■ Task description ■
What is needed is an exact copy of all the entries below.
==== Given records ====
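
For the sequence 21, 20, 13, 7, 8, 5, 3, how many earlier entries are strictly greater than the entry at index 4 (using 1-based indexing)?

The element at index 4 is 7.
Elements before it: 21, 20, 13
Those larger than 7: 21, 20, 13

3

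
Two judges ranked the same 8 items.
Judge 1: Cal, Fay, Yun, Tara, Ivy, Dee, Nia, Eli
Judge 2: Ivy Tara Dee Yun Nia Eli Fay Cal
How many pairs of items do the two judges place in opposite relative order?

Assign each item its position (1..8) in the first ordering, then rewrite the second ordering as that position sequence:
positions: Cal→1, Fay→2, Yun→3, Tara→4, Ivy→5, Dee→6, Nia→7, Eli→8
second ordering as positions: [5, 4, 6, 3, 7, 8, 2, 1]
Discordant pairs = inversions in this position sequence.
5: 4, 3, 2, 1 → 4
4: 3, 2, 1 → 3
6: 3, 2, 1 → 3
3: 2, 1 → 2
7: 2, 1 → 2
8: 2, 1 → 2
2: 1 → 1
1: 0
Total: 4 + 3 + 3 + 2 + 2 + 2 + 1 + 0 = 17

Discordant pairs: 17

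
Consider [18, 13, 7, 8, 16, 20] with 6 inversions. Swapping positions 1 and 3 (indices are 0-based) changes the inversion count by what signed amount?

-1

Positions 1 and 3 hold 13 and 8; after swapping, the array is [18, 8, 7, 13, 16, 20].
Count, for each position, how many later elements it exceeds:
18: 4
8: 1
7: 0
13: 0
16: 0
20: 0
Sum: 4 + 1 + 0 + 0 + 0 + 0 = 5
Change: 5 − 6 = -1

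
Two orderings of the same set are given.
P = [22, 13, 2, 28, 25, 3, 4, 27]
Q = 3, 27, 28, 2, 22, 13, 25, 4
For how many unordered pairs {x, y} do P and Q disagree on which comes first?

16

Assign each item its position (1..8) in the first ordering, then rewrite the second ordering as that position sequence:
positions: 22→1, 13→2, 2→3, 28→4, 25→5, 3→6, 4→7, 27→8
second ordering as positions: [6, 8, 4, 3, 1, 2, 5, 7]
Discordant pairs = inversions in this position sequence.
6: 4, 3, 1, 2, 5 → 5
8: 4, 3, 1, 2, 5, 7 → 6
4: 3, 1, 2 → 3
3: 1, 2 → 2
1: 0
2: 0
5: 0
7: 0
Total: 5 + 6 + 3 + 2 + 0 + 0 + 0 + 0 = 16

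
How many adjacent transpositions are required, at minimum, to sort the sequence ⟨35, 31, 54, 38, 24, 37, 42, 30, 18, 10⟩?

Each adjacent swap fixes exactly one inversion, so the minimum swap count equals the number of inversions.
Count inversions — for each element, later elements that are smaller:
35: 31, 24, 30, 18, 10 → 5
31: 24, 30, 18, 10 → 4
54: 38, 24, 37, 42, 30, 18, 10 → 7
38: 24, 37, 30, 18, 10 → 5
24: 18, 10 → 2
37: 30, 18, 10 → 3
42: 30, 18, 10 → 3
30: 18, 10 → 2
18: 10 → 1
10: none → 0
Total inversions: 5 + 4 + 7 + 5 + 2 + 3 + 3 + 2 + 1 + 0 = 32

32 adjacent swaps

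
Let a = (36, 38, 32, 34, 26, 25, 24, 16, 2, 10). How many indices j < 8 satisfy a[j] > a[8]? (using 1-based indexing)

The element at index 8 is 16.
Elements before it: 36, 38, 32, 34, 26, 25, 24
Those larger than 16: 36, 38, 32, 34, 26, 25, 24

7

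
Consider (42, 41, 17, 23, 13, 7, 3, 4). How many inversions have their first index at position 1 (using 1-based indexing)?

7

The element at index 1 is 42.
Elements after it: 41, 17, 23, 13, 7, 3, 4
Those smaller than 42: 41, 17, 23, 13, 7, 3, 4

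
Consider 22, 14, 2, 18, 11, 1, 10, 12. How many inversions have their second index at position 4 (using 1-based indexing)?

1 such element

The element at index 4 is 18.
Elements before it: 22, 14, 2
Those larger than 18: 22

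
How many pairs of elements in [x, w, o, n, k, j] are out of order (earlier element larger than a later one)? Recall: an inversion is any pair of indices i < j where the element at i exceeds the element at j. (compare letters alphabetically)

Element-by-element contributions:
x → w, o, n, k, j → 5
w → o, n, k, j → 4
o → n, k, j → 3
n → k, j → 2
k → j → 1
j → none → 0
Sum: 5 + 4 + 3 + 2 + 1 + 0 = 15

15 inversions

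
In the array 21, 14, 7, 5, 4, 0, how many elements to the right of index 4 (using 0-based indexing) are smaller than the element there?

1 such element

The element at index 4 is 4.
Elements after it: 0
Those smaller than 4: 0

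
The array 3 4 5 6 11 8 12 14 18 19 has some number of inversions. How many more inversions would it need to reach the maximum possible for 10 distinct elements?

44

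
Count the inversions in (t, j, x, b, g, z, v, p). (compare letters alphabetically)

For each element, count later entries that are smaller:
t → j, b, g, p → 4
j → b, g → 2
x → b, g, v, p → 4
b → none → 0
g → none → 0
z → v, p → 2
v → p → 1
p → none → 0
Sum: 4 + 2 + 4 + 0 + 0 + 2 + 1 + 0 = 13

13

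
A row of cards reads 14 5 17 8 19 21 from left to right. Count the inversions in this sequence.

3 inversions

For each element, count later entries that are smaller:
14 → 5, 8 → 2
5 → none → 0
17 → 8 → 1
8 → none → 0
19 → none → 0
21 → none → 0
Sum: 2 + 0 + 1 + 0 + 0 + 0 = 3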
====
■ Answer to this exercise ■
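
For the sequence 21, 20, 13, 7, 8, 5, 3, how many earlier entries are strictly greater than the entry at index 4 (using 1-based indexing)?

The element at index 4 is 7.
Elements before it: 21, 20, 13
Those larger than 7: 21, 20, 13

3

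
Two judges ranked the same 8 items.
Judge 1: Cal, Fay, Yun, Tara, Ivy, Dee, Nia, Eli
Judge 2: Ivy Tara Dee Yun Nia Eli Fay Cal
How many pairs of items do the two judges place in opposite relative order?

Assign each item its position (1..8) in the first ordering, then rewrite the second ordering as that position sequence:
positions: Cal→1, Fay→2, Yun→3, Tara→4, Ivy→5, Dee→6, Nia→7, Eli→8
second ordering as positions: [5, 4, 6, 3, 7, 8, 2, 1]
Discordant pairs = inversions in this position sequence.
5: 4, 3, 2, 1 → 4
4: 3, 2, 1 → 3
6: 3, 2, 1 → 3
3: 2, 1 → 2
7: 2, 1 → 2
8: 2, 1 → 2
2: 1 → 1
1: 0
Total: 4 + 3 + 3 + 2 + 2 + 2 + 1 + 0 = 17

Discordant pairs: 17

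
Consider [18, 13, 7, 8, 16, 20] with 6 inversions. Swapping positions 1 and 3 (indices are 0-based) changes the inversion count by what signed amount?

-1

Positions 1 and 3 hold 13 and 8; after swapping, the array is [18, 8, 7, 13, 16, 20].
Count, for each position, how many later elements it exceeds:
18: 4
8: 1
7: 0
13: 0
16: 0
20: 0
Sum: 4 + 1 + 0 + 0 + 0 + 0 = 5
Change: 5 − 6 = -1

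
Two orderings of the same set are given.
P = [22, 13, 2, 28, 25, 3, 4, 27]
Q = 3, 27, 28, 2, 22, 13, 25, 4
For how many unordered pairs {x, y} do P and Q disagree on which comes first?

16

Assign each item its position (1..8) in the first ordering, then rewrite the second ordering as that position sequence:
positions: 22→1, 13→2, 2→3, 28→4, 25→5, 3→6, 4→7, 27→8
second ordering as positions: [6, 8, 4, 3, 1, 2, 5, 7]
Discordant pairs = inversions in this position sequence.
6: 4, 3, 1, 2, 5 → 5
8: 4, 3, 1, 2, 5, 7 → 6
4: 3, 1, 2 → 3
3: 1, 2 → 2
1: 0
2: 0
5: 0
7: 0
Total: 5 + 6 + 3 + 2 + 0 + 0 + 0 + 0 = 16

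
How many adjacent transpositions are required, at minimum, to sort the sequence ⟨35, 31, 54, 38, 24, 37, 42, 30, 18, 10⟩?

Each adjacent swap fixes exactly one inversion, so the minimum swap count equals the number of inversions.
Count inversions — for each element, later elements that are smaller:
35: 31, 24, 30, 18, 10 → 5
31: 24, 30, 18, 10 → 4
54: 38, 24, 37, 42, 30, 18, 10 → 7
38: 24, 37, 30, 18, 10 → 5
24: 18, 10 → 2
37: 30, 18, 10 → 3
42: 30, 18, 10 → 3
30: 18, 10 → 2
18: 10 → 1
10: none → 0
Total inversions: 5 + 4 + 7 + 5 + 2 + 3 + 3 + 2 + 1 + 0 = 32

32 adjacent swaps

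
Let a = (36, 38, 32, 34, 26, 25, 24, 16, 2, 10). How many indices j < 8 satisfy a[j] > a[8]? (using 1-based indexing)

The element at index 8 is 16.
Elements before it: 36, 38, 32, 34, 26, 25, 24
Those larger than 16: 36, 38, 32, 34, 26, 25, 24

7

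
Consider (42, 41, 17, 23, 13, 7, 3, 4). How many inversions have their first index at position 1 (using 1-based indexing)?

7

The element at index 1 is 42.
Elements after it: 41, 17, 23, 13, 7, 3, 4
Those smaller than 42: 41, 17, 23, 13, 7, 3, 4

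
Consider 22, 14, 2, 18, 11, 1, 10, 12. How many inversions have their second index at position 4 (using 1-based indexing)?

1 such element

The element at index 4 is 18.
Elements before it: 22, 14, 2
Those larger than 18: 22

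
How many pairs of elements in [x, w, o, n, k, j] are out of order (earlier element larger than a later one)? Recall: an inversion is any pair of indices i < j where the element at i exceeds the element at j. (compare letters alphabetically)

Element-by-element contributions:
x → w, o, n, k, j → 5
w → o, n, k, j → 4
o → n, k, j → 3
n → k, j → 2
k → j → 1
j → none → 0
Sum: 5 + 4 + 3 + 2 + 1 + 0 = 15

15 inversions

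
In the array 21, 14, 7, 5, 4, 0, how many elements to the right of index 4 (using 0-based indexing) are smaller than the element there?

1 such element

The element at index 4 is 4.
Elements after it: 0
Those smaller than 4: 0

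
The array 3 4 5 6 11 8 12 14 18 19 has some number of inversions. How many more inversions would it need to reach the maximum possible for 10 distinct elements?

44

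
Count the inversions in (t, j, x, b, g, z, v, p). (compare letters alphabetically)

For each element, count later entries that are smaller:
t → j, b, g, p → 4
j → b, g → 2
x → b, g, v, p → 4
b → none → 0
g → none → 0
z → v, p → 2
v → p → 1
p → none → 0
Sum: 4 + 2 + 4 + 0 + 0 + 2 + 1 + 0 = 13

13

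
A row of cards reads 14 5 17 8 19 21 from left to right. Count the inversions in this sequence.

3 inversions

For each element, count later entries that are smaller:
14 → 5, 8 → 2
5 → none → 0
17 → 8 → 1
8 → none → 0
19 → none → 0
21 → none → 0
Sum: 2 + 0 + 1 + 0 + 0 + 0 = 3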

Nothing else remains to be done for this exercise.